Exercise material: Begin

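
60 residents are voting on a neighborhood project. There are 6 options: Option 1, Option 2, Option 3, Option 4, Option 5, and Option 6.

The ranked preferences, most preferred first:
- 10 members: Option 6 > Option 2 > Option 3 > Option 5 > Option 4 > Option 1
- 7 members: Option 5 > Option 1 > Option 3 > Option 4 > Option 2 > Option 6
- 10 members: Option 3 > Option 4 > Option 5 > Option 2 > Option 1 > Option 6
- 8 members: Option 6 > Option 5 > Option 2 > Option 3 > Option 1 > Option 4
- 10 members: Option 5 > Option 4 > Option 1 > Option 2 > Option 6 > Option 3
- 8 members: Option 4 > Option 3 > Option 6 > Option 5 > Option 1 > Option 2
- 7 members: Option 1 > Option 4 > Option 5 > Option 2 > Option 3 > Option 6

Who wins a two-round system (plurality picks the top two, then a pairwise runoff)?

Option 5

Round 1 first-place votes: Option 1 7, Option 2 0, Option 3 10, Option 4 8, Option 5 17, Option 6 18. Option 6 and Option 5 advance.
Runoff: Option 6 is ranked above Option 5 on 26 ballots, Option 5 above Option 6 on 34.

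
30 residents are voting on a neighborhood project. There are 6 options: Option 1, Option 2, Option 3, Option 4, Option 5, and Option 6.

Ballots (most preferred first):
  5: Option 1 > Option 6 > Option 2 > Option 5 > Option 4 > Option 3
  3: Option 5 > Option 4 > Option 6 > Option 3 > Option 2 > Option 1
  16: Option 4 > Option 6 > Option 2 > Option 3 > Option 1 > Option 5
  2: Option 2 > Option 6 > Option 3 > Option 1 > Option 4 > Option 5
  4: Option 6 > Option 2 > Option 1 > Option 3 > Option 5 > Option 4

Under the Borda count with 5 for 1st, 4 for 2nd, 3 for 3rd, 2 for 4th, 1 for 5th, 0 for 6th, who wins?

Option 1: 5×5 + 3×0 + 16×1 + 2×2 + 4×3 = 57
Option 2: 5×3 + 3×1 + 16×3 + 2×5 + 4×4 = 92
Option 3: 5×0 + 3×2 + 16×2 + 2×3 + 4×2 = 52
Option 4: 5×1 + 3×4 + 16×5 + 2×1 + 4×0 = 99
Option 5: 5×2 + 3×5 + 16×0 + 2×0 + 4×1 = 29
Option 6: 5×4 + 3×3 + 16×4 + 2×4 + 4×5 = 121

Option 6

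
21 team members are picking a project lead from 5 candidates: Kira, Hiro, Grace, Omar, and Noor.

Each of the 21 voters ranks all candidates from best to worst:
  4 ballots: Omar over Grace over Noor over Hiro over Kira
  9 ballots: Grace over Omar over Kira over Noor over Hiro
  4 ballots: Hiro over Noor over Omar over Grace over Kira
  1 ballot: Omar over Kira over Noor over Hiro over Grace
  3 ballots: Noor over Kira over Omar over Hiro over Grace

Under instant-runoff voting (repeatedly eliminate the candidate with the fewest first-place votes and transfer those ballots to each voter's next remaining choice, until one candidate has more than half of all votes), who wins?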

Exercise material: End

** Problem to solve **
Each record above has to be printed again, word for word.

** Answer for this exercise **
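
60 residents are voting on a neighborhood project. There are 6 options: Option 1, Option 2, Option 3, Option 4, Option 5, and Option 6.

The ranked preferences, most preferred first:
- 10 members: Option 6 > Option 2 > Option 3 > Option 5 > Option 4 > Option 1
- 7 members: Option 5 > Option 1 > Option 3 > Option 4 > Option 2 > Option 6
- 10 members: Option 3 > Option 4 > Option 5 > Option 2 > Option 1 > Option 6
- 8 members: Option 6 > Option 5 > Option 2 > Option 3 > Option 1 > Option 4
- 10 members: Option 5 > Option 4 > Option 1 > Option 2 > Option 6 > Option 3
- 8 members: Option 4 > Option 3 > Option 6 > Option 5 > Option 1 > Option 2
- 7 members: Option 1 > Option 4 > Option 5 > Option 2 > Option 3 > Option 6

Who wins a two-round system (plurality picks the top two, then a pairwise runoff)?

Option 5

Round 1 first-place votes: Option 1 7, Option 2 0, Option 3 10, Option 4 8, Option 5 17, Option 6 18. Option 6 and Option 5 advance.
Runoff: Option 6 is ranked above Option 5 on 26 ballots, Option 5 above Option 6 on 34.

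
30 residents are voting on a neighborhood project. There are 6 options: Option 1, Option 2, Option 3, Option 4, Option 5, and Option 6.

Ballots (most preferred first):
  5: Option 1 > Option 6 > Option 2 > Option 5 > Option 4 > Option 3
  3: Option 5 > Option 4 > Option 6 > Option 3 > Option 2 > Option 1
  16: Option 4 > Option 6 > Option 2 > Option 3 > Option 1 > Option 5
  2: Option 2 > Option 6 > Option 3 > Option 1 > Option 4 > Option 5
  4: Option 6 > Option 2 > Option 1 > Option 3 > Option 5 > Option 4

Under the Borda count with 5 for 1st, 4 for 2nd, 3 for 3rd, 2 for 4th, 1 for 5th, 0 for 6th, who wins?

Option 1: 5×5 + 3×0 + 16×1 + 2×2 + 4×3 = 57
Option 2: 5×3 + 3×1 + 16×3 + 2×5 + 4×4 = 92
Option 3: 5×0 + 3×2 + 16×2 + 2×3 + 4×2 = 52
Option 4: 5×1 + 3×4 + 16×5 + 2×1 + 4×0 = 99
Option 5: 5×2 + 3×5 + 16×0 + 2×0 + 4×1 = 29
Option 6: 5×4 + 3×3 + 16×4 + 2×4 + 4×5 = 121

Option 6

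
21 team members are picking a project lead from 5 candidates: Kira, Hiro, Grace, Omar, and Noor.

Each of the 21 voters ranks all candidates from best to worst:
  4 ballots: Omar over Grace over Noor over Hiro over Kira
  9 ballots: Grace over Omar over Kira over Noor over Hiro
  4 ballots: Hiro over Noor over Omar over Grace over Kira
  1 ballot: Omar over Kira over Noor over Hiro over Grace
  3 ballots: Noor over Kira over Omar over Hiro over Grace

Under instant-runoff voting (repeatedly eliminate the candidate with the fewest first-place votes and transfer those ballots to each voter's next remaining choice, until one candidate has more than half of all votes), who wins?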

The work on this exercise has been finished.